> Exercise brief: Take the line with "65 residents are" and every line after it in the data. Transcribe them exactly, through the last.

> Information shown:
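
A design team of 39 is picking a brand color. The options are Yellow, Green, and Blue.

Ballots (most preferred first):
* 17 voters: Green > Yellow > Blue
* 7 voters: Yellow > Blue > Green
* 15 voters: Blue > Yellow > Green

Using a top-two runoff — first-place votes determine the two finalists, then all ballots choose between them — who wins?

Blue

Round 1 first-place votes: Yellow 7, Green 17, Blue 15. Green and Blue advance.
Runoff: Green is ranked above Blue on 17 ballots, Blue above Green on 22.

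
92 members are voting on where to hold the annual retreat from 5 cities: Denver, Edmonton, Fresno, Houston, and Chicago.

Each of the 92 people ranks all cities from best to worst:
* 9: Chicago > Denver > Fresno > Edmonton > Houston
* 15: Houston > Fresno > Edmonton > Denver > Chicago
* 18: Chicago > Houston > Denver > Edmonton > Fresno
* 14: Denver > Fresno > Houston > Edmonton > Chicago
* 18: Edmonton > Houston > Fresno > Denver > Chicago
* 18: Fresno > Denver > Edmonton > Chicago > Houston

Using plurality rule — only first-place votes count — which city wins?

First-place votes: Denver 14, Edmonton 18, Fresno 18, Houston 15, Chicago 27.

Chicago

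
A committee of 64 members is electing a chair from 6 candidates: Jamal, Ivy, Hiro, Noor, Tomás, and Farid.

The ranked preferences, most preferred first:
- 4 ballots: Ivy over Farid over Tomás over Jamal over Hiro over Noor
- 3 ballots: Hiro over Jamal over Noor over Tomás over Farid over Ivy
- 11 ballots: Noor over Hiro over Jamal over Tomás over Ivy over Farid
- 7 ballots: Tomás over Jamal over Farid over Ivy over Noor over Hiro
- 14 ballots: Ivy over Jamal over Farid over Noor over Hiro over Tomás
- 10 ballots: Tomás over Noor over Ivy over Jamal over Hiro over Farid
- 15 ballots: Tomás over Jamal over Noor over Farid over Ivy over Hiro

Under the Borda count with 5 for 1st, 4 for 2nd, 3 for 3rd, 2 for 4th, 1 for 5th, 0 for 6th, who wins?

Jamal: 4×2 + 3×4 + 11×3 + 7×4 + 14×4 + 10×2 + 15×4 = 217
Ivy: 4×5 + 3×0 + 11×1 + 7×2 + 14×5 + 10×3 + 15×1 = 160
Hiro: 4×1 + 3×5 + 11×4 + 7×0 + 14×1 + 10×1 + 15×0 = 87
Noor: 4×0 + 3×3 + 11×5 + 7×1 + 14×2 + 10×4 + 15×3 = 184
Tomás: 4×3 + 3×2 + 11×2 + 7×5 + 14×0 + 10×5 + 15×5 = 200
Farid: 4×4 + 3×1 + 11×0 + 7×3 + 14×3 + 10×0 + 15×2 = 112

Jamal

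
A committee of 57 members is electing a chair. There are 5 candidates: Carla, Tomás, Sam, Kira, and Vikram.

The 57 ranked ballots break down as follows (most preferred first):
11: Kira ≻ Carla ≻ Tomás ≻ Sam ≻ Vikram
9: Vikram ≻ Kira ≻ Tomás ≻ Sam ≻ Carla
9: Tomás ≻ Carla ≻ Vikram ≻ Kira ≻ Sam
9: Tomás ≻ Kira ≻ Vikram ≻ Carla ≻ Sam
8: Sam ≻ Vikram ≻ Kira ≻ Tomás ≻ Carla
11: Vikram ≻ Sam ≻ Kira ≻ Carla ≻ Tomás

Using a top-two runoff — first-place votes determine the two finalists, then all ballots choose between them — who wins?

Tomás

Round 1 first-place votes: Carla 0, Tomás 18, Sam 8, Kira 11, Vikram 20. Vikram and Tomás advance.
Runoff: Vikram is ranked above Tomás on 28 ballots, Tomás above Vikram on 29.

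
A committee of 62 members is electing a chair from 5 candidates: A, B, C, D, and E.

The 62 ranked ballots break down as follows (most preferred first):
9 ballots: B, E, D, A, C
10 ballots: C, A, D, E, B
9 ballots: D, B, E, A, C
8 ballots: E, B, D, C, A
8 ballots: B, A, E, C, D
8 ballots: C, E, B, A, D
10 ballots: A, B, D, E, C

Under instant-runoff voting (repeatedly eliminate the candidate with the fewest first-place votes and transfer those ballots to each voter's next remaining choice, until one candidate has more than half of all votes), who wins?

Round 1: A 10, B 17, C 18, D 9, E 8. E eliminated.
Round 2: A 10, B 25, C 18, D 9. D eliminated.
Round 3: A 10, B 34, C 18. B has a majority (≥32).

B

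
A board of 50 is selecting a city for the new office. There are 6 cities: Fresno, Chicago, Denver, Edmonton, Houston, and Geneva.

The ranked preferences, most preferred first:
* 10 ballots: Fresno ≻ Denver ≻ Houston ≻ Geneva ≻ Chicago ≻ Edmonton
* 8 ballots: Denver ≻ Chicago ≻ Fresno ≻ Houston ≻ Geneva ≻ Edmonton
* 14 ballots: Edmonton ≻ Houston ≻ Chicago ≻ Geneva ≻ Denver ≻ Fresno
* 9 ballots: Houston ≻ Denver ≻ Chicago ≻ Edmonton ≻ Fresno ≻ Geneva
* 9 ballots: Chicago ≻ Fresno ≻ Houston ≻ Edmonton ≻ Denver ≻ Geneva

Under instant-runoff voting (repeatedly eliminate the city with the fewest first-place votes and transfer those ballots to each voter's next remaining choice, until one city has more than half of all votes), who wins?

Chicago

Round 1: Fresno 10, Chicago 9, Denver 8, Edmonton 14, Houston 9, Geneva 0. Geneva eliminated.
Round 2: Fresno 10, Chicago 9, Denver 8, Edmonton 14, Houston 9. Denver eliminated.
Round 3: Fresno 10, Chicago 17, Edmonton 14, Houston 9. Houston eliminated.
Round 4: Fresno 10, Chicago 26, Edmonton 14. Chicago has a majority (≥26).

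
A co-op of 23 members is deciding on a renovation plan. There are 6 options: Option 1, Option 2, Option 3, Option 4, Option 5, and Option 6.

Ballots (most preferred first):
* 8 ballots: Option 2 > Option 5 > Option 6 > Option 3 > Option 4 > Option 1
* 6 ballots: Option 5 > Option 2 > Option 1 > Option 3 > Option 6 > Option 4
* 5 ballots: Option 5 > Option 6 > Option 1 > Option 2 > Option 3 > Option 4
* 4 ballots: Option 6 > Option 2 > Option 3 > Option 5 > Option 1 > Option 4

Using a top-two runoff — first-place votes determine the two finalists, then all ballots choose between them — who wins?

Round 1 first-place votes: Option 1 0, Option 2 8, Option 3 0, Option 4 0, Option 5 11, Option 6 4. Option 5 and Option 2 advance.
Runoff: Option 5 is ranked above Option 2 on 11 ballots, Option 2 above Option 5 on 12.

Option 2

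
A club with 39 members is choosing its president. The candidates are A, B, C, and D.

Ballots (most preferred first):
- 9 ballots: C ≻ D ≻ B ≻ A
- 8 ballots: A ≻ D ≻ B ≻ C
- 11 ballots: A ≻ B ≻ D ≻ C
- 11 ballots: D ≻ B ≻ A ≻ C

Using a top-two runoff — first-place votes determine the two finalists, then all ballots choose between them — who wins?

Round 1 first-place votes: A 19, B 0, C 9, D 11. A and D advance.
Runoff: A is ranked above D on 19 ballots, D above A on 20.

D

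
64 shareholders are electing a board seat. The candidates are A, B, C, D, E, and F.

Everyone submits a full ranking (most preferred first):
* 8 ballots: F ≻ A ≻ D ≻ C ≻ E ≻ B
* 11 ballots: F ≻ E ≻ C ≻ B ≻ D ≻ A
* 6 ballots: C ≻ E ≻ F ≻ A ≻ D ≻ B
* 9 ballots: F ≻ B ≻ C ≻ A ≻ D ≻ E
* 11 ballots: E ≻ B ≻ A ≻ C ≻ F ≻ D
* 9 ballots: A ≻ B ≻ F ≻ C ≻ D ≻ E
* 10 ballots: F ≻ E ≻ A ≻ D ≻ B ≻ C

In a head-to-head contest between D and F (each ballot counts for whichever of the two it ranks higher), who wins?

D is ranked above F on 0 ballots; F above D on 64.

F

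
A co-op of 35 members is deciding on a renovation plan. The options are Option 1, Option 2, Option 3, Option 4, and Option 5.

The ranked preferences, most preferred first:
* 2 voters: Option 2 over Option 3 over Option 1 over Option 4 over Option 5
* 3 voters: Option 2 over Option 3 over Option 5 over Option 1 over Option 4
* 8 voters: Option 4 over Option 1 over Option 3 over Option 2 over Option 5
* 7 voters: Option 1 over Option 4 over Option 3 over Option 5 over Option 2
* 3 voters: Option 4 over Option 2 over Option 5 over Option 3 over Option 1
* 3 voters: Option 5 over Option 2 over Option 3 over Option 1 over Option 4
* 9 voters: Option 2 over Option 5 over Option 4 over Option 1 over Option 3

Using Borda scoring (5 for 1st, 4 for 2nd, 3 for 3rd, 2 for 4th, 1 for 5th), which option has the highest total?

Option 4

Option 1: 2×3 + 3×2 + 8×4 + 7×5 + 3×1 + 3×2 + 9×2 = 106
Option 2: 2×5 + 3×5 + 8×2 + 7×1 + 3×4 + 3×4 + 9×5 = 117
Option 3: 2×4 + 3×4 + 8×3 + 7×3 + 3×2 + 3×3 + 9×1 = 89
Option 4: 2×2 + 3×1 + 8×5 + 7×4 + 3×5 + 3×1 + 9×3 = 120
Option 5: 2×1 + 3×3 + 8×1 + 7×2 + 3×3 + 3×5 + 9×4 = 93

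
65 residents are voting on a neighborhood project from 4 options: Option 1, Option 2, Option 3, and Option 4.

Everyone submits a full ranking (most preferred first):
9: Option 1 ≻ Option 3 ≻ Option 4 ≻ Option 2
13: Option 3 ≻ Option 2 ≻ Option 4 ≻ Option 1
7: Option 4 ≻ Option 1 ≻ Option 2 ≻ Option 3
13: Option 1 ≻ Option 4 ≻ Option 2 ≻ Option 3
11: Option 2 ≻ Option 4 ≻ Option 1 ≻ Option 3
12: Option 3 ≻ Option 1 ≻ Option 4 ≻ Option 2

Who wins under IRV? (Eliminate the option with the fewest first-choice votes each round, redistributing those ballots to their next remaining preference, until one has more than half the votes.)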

> Answer for this exercise:
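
65 residents are voting on a neighborhood project from 4 options: Option 1, Option 2, Option 3, and Option 4.

Everyone submits a full ranking (most preferred first):
9: Option 1 ≻ Option 3 ≻ Option 4 ≻ Option 2
13: Option 3 ≻ Option 2 ≻ Option 4 ≻ Option 1
7: Option 4 ≻ Option 1 ≻ Option 2 ≻ Option 3
13: Option 1 ≻ Option 4 ≻ Option 2 ≻ Option 3
11: Option 2 ≻ Option 4 ≻ Option 1 ≻ Option 3
12: Option 3 ≻ Option 1 ≻ Option 4 ≻ Option 2

Who wins under IRV? (Eliminate the option with the fewest first-choice votes each round, redistributing those ballots to their next remaining preference, until one has more than half the votes.)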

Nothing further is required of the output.